▸ Exercise goal: Every line of the listing that follows must be written out unchanged.
########################################
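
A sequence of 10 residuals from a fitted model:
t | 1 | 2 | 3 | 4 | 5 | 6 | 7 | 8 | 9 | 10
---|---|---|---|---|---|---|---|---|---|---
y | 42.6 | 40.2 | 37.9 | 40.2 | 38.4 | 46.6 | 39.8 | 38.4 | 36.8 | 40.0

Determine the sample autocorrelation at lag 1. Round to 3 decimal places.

-0.099

Mean ȳ = (42.6 + 40.2 + 37.9 + 40.2 + 38.4 + 46.6 + 39.8 + 38.4 + 36.8 + 40.0)/10 = 40.0900
Numerator Σ_{t=1}^{9}(y_t−ȳ)(y_{t+1}−ȳ) = -6.9351
Denominator Σ(y_t−ȳ)² = 70.1290
r_1 = -6.9351 / 70.1290 = -0.099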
########################################
▸ Reply to the task:
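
A sequence of 10 residuals from a fitted model:
t | 1 | 2 | 3 | 4 | 5 | 6 | 7 | 8 | 9 | 10
---|---|---|---|---|---|---|---|---|---|---
y | 42.6 | 40.2 | 37.9 | 40.2 | 38.4 | 46.6 | 39.8 | 38.4 | 36.8 | 40.0

Determine the sample autocorrelation at lag 1. Round to 3 decimal places.

-0.099

Mean ȳ = (42.6 + 40.2 + 37.9 + 40.2 + 38.4 + 46.6 + 39.8 + 38.4 + 36.8 + 40.0)/10 = 40.0900
Numerator Σ_{t=1}^{9}(y_t−ȳ)(y_{t+1}−ȳ) = -6.9351
Denominator Σ(y_t−ȳ)² = 70.1290
r_1 = -6.9351 / 70.1290 = -0.099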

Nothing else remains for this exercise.